== PROBLEM ==
The whole listing should be retyped exactly as it appears.

┌──

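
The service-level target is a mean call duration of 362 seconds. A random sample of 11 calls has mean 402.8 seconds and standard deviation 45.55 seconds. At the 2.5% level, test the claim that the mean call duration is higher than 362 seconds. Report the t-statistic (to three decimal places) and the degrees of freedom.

t = 2.971, df = 10

H0: μ = 362; H1: μ > 362 (one-sample t-test, right-tailed).
t = (x̄ − μ₀)/(s/√n) = (402.8 − 362)/(45.55/√11) = 2.971
df = n − 1 = 10
p-value = P(T ≥ 2.971) ≈ 0.007
Since p ≈ 0.007 < α = 0.025, reject H0; the evidence is statistically significant.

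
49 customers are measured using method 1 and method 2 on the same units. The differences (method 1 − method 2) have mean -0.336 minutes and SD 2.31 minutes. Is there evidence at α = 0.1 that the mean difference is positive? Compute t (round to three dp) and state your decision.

H0: μ_d = 0; H1: μ_d > 0 (paired t-test on the differences, right-tailed).
t = d̄/(s_d/√n) = -0.336/(2.31/√49) = -1.018
df = n − 1 = 48
p-value = P(T ≥ -1.018) ≈ 0.843
Since p ≈ 0.843 > α = 0.1, fail to reject H0; the data do not provide sufficient evidence against H0.

t = -1.018; fail to reject H0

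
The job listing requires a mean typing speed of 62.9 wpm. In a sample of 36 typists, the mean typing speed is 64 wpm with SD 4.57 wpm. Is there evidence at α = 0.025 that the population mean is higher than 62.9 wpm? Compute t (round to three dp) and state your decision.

H0: μ = 62.9; H1: μ > 62.9 (one-sample t-test, right-tailed).
t = (x̄ − μ₀)/(s/√n) = (64 − 62.9)/(4.57/√36) = 1.444
df = n − 1 = 35
p-value = P(T ≥ 1.444) ≈ 0.079
Since p ≈ 0.079 > α = 0.025, fail to reject H0; the data do not provide sufficient evidence against H0.

t = 1.444; fail to reject H0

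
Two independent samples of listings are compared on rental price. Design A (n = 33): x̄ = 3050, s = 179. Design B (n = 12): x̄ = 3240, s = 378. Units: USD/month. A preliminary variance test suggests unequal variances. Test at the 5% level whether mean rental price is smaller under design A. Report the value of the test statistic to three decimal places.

Let group 1 = design A, group 2 = design B. H0: μ_1 = μ_2; H1: μ_1 < μ_2 (Welch's two-sample t-test, left-tailed).
t = (x̄_1 − x̄_2)/√(s_1²/n_1 + s_2²/n_2) = (3050 − 3240)/√(179²/33 + 378²/12) = -1.674
Welch–Satterthwaite df ≈ 12.84
p-value = P(T ≤ -1.674) ≈ 0.059
Since p ≈ 0.059 > α = 0.05, fail to reject H0; the evidence is not statistically significant.

-1.674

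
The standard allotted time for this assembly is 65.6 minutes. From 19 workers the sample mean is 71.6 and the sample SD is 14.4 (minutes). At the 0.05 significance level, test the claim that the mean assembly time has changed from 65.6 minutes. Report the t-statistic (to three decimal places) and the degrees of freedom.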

└──

== OUTPUT FOR THIS EXERCISE ==
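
The service-level target is a mean call duration of 362 seconds. A random sample of 11 calls has mean 402.8 seconds and standard deviation 45.55 seconds. At the 2.5% level, test the claim that the mean call duration is higher than 362 seconds. Report the t-statistic (to three decimal places) and the degrees of freedom.

t = 2.971, df = 10

H0: μ = 362; H1: μ > 362 (one-sample t-test, right-tailed).
t = (x̄ − μ₀)/(s/√n) = (402.8 − 362)/(45.55/√11) = 2.971
df = n − 1 = 10
p-value = P(T ≥ 2.971) ≈ 0.007
Since p ≈ 0.007 < α = 0.025, reject H0; the evidence is statistically significant.

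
49 customers are measured using method 1 and method 2 on the same units. The differences (method 1 − method 2) have mean -0.336 minutes and SD 2.31 minutes. Is there evidence at α = 0.1 that the mean difference is positive? Compute t (round to three dp) and state your decision.

H0: μ_d = 0; H1: μ_d > 0 (paired t-test on the differences, right-tailed).
t = d̄/(s_d/√n) = -0.336/(2.31/√49) = -1.018
df = n − 1 = 48
p-value = P(T ≥ -1.018) ≈ 0.843
Since p ≈ 0.843 > α = 0.1, fail to reject H0; the data do not provide sufficient evidence against H0.

t = -1.018; fail to reject H0

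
The job listing requires a mean typing speed of 62.9 wpm. In a sample of 36 typists, the mean typing speed is 64 wpm with SD 4.57 wpm. Is there evidence at α = 0.025 that the population mean is higher than 62.9 wpm? Compute t (round to three dp) and state your decision.

H0: μ = 62.9; H1: μ > 62.9 (one-sample t-test, right-tailed).
t = (x̄ − μ₀)/(s/√n) = (64 − 62.9)/(4.57/√36) = 1.444
df = n − 1 = 35
p-value = P(T ≥ 1.444) ≈ 0.079
Since p ≈ 0.079 > α = 0.025, fail to reject H0; the data do not provide sufficient evidence against H0.

t = 1.444; fail to reject H0

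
Two independent samples of listings are compared on rental price. Design A (n = 33): x̄ = 3050, s = 179. Design B (n = 12): x̄ = 3240, s = 378. Units: USD/month. A preliminary variance test suggests unequal variances. Test at the 5% level whether mean rental price is smaller under design A. Report the value of the test statistic to three decimal places.

Let group 1 = design A, group 2 = design B. H0: μ_1 = μ_2; H1: μ_1 < μ_2 (Welch's two-sample t-test, left-tailed).
t = (x̄_1 − x̄_2)/√(s_1²/n_1 + s_2²/n_2) = (3050 − 3240)/√(179²/33 + 378²/12) = -1.674
Welch–Satterthwaite df ≈ 12.84
p-value = P(T ≤ -1.674) ≈ 0.059
Since p ≈ 0.059 > α = 0.05, fail to reject H0; the evidence is not statistically significant.

-1.674

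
The standard allotted time for this assembly is 65.6 minutes. From 19 workers the sample mean is 71.6 and the sample SD is 14.4 (minutes). At the 0.05 significance level, test the claim that the mean assembly time has changed from 65.6 minutes. Report the t-statistic (to three decimal places) and the degrees of freedom.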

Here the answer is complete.